Quote the entries below from the line with "964.54–1522.42 ppb ⇒ 151–200" through the line with "446.46–584.55 µg/m³ ⇒ 201–300", both ends included, and only those lines.

BEGIN Data

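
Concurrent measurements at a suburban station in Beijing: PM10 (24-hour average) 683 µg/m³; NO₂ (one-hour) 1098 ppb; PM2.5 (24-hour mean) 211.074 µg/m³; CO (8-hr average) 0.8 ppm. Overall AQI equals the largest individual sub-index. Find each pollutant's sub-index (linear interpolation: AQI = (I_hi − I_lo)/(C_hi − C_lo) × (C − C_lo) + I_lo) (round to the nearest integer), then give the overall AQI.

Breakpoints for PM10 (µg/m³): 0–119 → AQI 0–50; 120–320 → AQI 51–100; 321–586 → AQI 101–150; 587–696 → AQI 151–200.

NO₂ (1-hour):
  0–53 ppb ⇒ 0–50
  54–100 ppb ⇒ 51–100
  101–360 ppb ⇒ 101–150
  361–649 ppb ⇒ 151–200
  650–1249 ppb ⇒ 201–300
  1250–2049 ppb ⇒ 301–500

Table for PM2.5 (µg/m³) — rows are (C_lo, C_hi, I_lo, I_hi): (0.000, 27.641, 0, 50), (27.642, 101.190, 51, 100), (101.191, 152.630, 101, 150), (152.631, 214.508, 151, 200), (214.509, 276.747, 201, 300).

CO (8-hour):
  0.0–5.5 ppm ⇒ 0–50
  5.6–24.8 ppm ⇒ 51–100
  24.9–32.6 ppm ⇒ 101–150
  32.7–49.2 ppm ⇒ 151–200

275

PM10: 683 lies in 587–696, so I_lo=151, I_hi=200, C_lo=587, C_hi=696.
(200−151)/(696−587) × (683−587) + 151 = 49/109 × 96 + 151 ≈ 194.16 → 194.
NO₂: 1098 lies in 650–1249, so I_lo=201, I_hi=300, C_lo=650, C_hi=1249.
(300−201)/(1249−650) × (1098−650) + 201 = 99/599 × 448 + 201 ≈ 275.04 → 275.
PM2.5: 211.074 lies in 152.631–214.508, so I_lo=151, I_hi=200, C_lo=152.631, C_hi=214.508.
(200−151)/(214.508−152.631) × (211.074−152.631) + 151 = 49/61.877 × 58.443 + 151 ≈ 197.28 → 197.
CO: 0.8 ∈ [0.0, 5.5] ↔ index [0, 50].
0 + (0.8−0.0)·(50−0)/(5.5−0.0) = 0 + 0.8·50/5.5 ≈ 7.27, so AQI = 7.
Sub-indices: PM10→194, NO₂→275, PM2.5→197, CO→7. Overall AQI = max = 275; dominant pollutant is NO₂.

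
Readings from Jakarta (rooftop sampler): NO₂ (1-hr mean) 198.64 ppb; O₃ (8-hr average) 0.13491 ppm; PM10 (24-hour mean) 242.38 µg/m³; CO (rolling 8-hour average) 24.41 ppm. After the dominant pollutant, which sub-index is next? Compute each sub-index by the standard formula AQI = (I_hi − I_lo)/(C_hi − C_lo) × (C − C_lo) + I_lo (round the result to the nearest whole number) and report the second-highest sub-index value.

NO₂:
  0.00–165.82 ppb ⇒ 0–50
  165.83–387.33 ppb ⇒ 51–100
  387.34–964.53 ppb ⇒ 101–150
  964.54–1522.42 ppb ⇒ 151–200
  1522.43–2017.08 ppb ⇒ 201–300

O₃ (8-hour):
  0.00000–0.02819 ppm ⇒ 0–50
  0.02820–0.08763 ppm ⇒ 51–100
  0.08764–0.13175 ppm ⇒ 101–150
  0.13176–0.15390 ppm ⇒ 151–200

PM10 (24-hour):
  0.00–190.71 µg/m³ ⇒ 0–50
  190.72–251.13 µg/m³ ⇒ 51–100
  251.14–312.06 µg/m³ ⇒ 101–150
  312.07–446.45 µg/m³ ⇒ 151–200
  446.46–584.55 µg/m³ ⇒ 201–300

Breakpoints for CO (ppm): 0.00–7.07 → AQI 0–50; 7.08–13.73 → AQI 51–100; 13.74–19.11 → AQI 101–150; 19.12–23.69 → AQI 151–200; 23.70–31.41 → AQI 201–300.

158

NO₂ 198.64: bracket 165.83–387.33 → index 51–100; slope 49/221.50, offset 32.81.
AQI = 51 + 49/221.50·32.81 ≈ 58.26 ⇒ 58.
O₃: 0.13491 lies in 0.13176–0.15390, so I_lo=151, I_hi=200, C_lo=0.13176, C_hi=0.15390.
(200−151)/(0.15390−0.13176) × (0.13491−0.13176) + 151 = 49/0.02214 × 0.00315 + 151 ≈ 157.97 → 158.
PM10: 242.38 lies in 190.72–251.13, so I_lo=51, I_hi=100, C_lo=190.72, C_hi=251.13.
(100−51)/(251.13−190.72) × (242.38−190.72) + 51 = 49/60.41 × 51.66 + 51 ≈ 92.90 → 93.
CO 24.41: bracket 23.70–31.41 → index 201–300; slope 99/7.71, offset 0.71.
AQI = 201 + 99/7.71·0.71 ≈ 210.12 ⇒ 210.
Sub-indices: NO₂→58, O₃→158, PM10→93, CO→210. Ranked high→low: 210, 158, 93, 58. Second-highest sub-index = 158.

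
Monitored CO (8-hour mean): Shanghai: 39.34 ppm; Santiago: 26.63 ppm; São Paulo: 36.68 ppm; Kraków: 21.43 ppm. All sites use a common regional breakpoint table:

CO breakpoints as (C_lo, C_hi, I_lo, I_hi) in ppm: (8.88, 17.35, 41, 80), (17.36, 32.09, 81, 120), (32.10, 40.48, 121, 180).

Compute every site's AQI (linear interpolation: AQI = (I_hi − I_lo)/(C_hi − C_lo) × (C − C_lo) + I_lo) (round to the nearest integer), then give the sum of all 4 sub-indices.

Shanghai: 39.34 lies in 32.10–40.48, so I_lo=121, I_hi=180, C_lo=32.10, C_hi=40.48.
(180−121)/(40.48−32.10) × (39.34−32.10) + 121 = 59/8.38 × 7.24 + 121 ≈ 171.97 → 172.
Santiago 26.63: bracket 17.36–32.09 → index 81–120; slope 39/14.73, offset 9.27.
AQI = 81 + 39/14.73·9.27 ≈ 105.54 ⇒ 106.
São Paulo: 36.68 lies in 32.10–40.48, so I_lo=121, I_hi=180, C_lo=32.10, C_hi=40.48.
(180−121)/(40.48−32.10) × (36.68−32.10) + 121 = 59/8.38 × 4.58 + 121 ≈ 153.25 → 153.
Kraków: row 17.36–32.09 (AQI 81–120). (120−81)·(21.43−17.36)/(32.09−17.36) + 81 = 39·4.07/14.73 + 81 ≈ 91.78 → 92.
AQIs: Shanghai=172, Santiago=106, São Paulo=153, Kraków=92. Sum = 172 + 106 + 153 + 92 = 523.

523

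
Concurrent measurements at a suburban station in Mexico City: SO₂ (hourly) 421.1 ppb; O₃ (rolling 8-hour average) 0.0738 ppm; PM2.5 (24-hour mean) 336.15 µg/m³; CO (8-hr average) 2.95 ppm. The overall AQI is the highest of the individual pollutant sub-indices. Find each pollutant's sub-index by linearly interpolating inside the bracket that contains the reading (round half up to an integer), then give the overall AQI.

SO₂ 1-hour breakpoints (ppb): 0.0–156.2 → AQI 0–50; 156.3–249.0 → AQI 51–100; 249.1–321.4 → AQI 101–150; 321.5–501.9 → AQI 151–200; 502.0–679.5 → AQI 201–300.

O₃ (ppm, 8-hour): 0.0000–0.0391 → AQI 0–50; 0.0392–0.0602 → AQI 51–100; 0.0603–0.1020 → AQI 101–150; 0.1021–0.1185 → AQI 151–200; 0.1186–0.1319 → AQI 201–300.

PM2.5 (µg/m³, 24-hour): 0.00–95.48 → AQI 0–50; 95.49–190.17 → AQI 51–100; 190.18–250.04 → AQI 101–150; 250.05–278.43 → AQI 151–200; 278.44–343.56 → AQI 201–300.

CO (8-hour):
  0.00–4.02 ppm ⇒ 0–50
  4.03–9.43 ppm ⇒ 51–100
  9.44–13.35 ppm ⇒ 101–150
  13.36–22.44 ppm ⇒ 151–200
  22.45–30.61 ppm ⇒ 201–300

289

SO₂: 421.1 lies in 321.5–501.9, so I_lo=151, I_hi=200, C_lo=321.5, C_hi=501.9.
(200−151)/(501.9−321.5) × (421.1−321.5) + 151 = 49/180.4 × 99.6 + 151 ≈ 178.05 → 178.
O₃: row 0.0603–0.1020 (AQI 101–150). (150−101)·(0.0738−0.0603)/(0.1020−0.0603) + 101 = 49·0.0135/0.0417 + 101 ≈ 116.86 → 117.
PM2.5: 336.15 ∈ [278.44, 343.56] ↔ index [201, 300].
201 + (336.15−278.44)·(300−201)/(343.56−278.44) = 201 + 57.71·99/65.12 ≈ 288.73, so AQI = 289.
CO: 2.95 lies in 0.00–4.02, so I_lo=0, I_hi=50, C_lo=0.00, C_hi=4.02.
(50−0)/(4.02−0.00) × (2.95−0.00) + 0 = 50/4.02 × 2.95 + 0 ≈ 36.69 → 37.
Sub-indices: SO₂→178, O₃→117, PM2.5→289, CO→37. Overall AQI = max = 289; dominant pollutant is PM2.5.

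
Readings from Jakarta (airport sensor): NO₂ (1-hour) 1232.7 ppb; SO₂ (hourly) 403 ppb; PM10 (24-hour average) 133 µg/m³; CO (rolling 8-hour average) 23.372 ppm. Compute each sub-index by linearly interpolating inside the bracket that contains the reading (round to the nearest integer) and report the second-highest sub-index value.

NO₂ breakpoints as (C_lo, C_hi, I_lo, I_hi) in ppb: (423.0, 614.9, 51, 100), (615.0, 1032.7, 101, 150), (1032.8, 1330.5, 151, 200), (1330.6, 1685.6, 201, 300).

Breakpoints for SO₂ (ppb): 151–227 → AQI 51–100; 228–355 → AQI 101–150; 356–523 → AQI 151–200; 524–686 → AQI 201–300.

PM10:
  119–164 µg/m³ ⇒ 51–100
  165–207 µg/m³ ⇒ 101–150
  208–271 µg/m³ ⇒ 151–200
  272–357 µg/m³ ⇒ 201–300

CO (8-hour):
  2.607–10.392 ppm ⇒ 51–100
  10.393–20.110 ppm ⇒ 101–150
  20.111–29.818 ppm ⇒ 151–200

NO₂: 1232.7 lies in 1032.8–1330.5, so I_lo=151, I_hi=200, C_lo=1032.8, C_hi=1330.5.
(200−151)/(1330.5−1032.8) × (1232.7−1032.8) + 151 = 49/297.7 × 199.9 + 151 ≈ 183.90 → 184.
SO₂: 403 lies in 356–523, so I_lo=151, I_hi=200, C_lo=356, C_hi=523.
(200−151)/(523−356) × (403−356) + 151 = 49/167 × 47 + 151 ≈ 164.79 → 165.
PM10: 133 ∈ [119, 164] ↔ index [51, 100].
51 + (133−119)·(100−51)/(164−119) = 51 + 14·49/45 ≈ 66.24, so AQI = 66.
CO: row 20.111–29.818 (AQI 151–200). (200−151)·(23.372−20.111)/(29.818−20.111) + 151 = 49·3.261/9.707 + 151 ≈ 167.46 → 167.
Sub-indices: NO₂→184, SO₂→165, PM10→66, CO→167. Ranked high→low: 184, 167, 165, 66. Second-highest sub-index = 167.

167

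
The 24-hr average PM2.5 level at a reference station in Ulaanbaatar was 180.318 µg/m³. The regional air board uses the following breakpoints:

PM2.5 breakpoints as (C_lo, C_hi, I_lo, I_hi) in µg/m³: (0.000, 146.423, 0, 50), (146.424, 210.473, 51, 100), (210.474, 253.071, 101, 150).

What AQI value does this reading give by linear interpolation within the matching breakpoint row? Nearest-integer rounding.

77

PM2.5 180.318: bracket 146.424–210.473 → index 51–100; slope 49/64.049, offset 33.894.
AQI = 51 + 49/64.049·33.894 ≈ 76.93 ⇒ 77.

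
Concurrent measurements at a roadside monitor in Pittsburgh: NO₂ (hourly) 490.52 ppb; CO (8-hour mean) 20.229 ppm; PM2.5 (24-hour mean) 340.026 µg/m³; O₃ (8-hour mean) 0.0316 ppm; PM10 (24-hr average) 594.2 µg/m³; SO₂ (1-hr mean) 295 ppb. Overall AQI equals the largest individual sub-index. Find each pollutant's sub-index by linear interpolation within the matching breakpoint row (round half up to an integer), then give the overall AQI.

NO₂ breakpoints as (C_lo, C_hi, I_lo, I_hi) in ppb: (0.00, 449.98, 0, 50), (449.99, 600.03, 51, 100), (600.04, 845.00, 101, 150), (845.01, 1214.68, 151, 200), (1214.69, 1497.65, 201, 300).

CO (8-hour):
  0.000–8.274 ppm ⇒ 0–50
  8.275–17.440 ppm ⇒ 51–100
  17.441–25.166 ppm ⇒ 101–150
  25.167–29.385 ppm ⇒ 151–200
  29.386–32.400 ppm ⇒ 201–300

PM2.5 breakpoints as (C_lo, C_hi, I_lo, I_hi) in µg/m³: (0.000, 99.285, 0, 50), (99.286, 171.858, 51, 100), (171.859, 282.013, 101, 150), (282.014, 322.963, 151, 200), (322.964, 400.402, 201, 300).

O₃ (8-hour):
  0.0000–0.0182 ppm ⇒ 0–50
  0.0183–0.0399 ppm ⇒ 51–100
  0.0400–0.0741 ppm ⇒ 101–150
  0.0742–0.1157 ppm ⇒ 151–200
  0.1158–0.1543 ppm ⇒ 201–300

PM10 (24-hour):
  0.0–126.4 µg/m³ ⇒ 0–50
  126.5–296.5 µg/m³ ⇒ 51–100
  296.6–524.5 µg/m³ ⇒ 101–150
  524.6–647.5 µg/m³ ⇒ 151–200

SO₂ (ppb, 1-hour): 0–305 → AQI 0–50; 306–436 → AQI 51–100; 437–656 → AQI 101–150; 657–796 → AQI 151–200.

223

NO₂ 490.52: bracket 449.99–600.03 → index 51–100; slope 49/150.04, offset 40.53.
AQI = 51 + 49/150.04·40.53 ≈ 64.24 ⇒ 64.
CO: 20.229 ∈ [17.441, 25.166] ↔ index [101, 150].
101 + (20.229−17.441)·(150−101)/(25.166−17.441) = 101 + 2.788·49/7.725 ≈ 118.68, so AQI = 119.
PM2.5: row 322.964–400.402 (AQI 201–300). (300−201)·(340.026−322.964)/(400.402−322.964) + 201 = 99·17.062/77.438 + 201 ≈ 222.81 → 223.
O₃: 0.0316 ∈ [0.0183, 0.0399] ↔ index [51, 100].
51 + (0.0316−0.0183)·(100−51)/(0.0399−0.0183) = 51 + 0.0133·49/0.0216 ≈ 81.17, so AQI = 81.
PM10: 594.2 lies in 524.6–647.5, so I_lo=151, I_hi=200, C_lo=524.6, C_hi=647.5.
(200−151)/(647.5−524.6) × (594.2−524.6) + 151 = 49/122.9 × 69.6 + 151 ≈ 178.75 → 179.
SO₂: row 0–305 (AQI 0–50). (50−0)·(295−0)/(305−0) + 0 = 50·295/305 + 0 ≈ 48.36 → 48.
Sub-indices: NO₂→64, CO→119, PM2.5→223, O₃→81, PM10→179, SO₂→48. Overall AQI = max = 223; dominant pollutant is PM2.5.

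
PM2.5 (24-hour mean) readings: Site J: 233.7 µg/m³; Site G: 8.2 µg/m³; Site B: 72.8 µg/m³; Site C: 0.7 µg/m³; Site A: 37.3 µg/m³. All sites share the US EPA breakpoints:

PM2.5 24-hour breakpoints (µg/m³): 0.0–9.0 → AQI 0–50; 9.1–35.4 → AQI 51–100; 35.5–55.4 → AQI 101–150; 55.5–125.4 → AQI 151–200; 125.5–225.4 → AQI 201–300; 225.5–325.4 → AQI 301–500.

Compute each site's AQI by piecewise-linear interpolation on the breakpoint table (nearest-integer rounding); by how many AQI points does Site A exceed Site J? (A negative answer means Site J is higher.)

-212

Site J: 233.7 ∈ [225.5, 325.4] ↔ index [301, 500].
301 + (233.7−225.5)·(500−301)/(325.4−225.5) = 301 + 8.2·199/99.9 ≈ 317.33, so AQI = 317.
Site G 8.2: bracket 0.0–9.0 → index 0–50; slope 50/9.0, offset 8.2.
AQI = 0 + 50/9.0·8.2 ≈ 45.56 ⇒ 46.
Site B: row 55.5–125.4 (AQI 151–200). (200−151)·(72.8−55.5)/(125.4−55.5) + 151 = 49·17.3/69.9 + 151 ≈ 163.13 → 163.
Site C: 0.7 ∈ [0.0, 9.0] ↔ index [0, 50].
0 + (0.7−0.0)·(50−0)/(9.0−0.0) = 0 + 0.7·50/9.0 ≈ 3.89, so AQI = 4.
Site A: row 35.5–55.4 (AQI 101–150). (150−101)·(37.3−35.5)/(55.4−35.5) + 101 = 49·1.8/19.9 + 101 ≈ 105.43 → 105.
AQIs: Site J=317, Site G=46, Site B=163, Site C=4, Site A=105. Site A (105) − Site J (317) = -212.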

END Data

▸ **Output**
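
  964.54–1522.42 ppb ⇒ 151–200
  1522.43–2017.08 ppb ⇒ 201–300

O₃ (8-hour):
  0.00000–0.02819 ppm ⇒ 0–50
  0.02820–0.08763 ppm ⇒ 51–100
  0.08764–0.13175 ppm ⇒ 101–150
  0.13176–0.15390 ppm ⇒ 151–200

PM10 (24-hour):
  0.00–190.71 µg/m³ ⇒ 0–50
  190.72–251.13 µg/m³ ⇒ 51–100
  251.14–312.06 µg/m³ ⇒ 101–150
  312.07–446.45 µg/m³ ⇒ 151–200
  446.46–584.55 µg/m³ ⇒ 201–300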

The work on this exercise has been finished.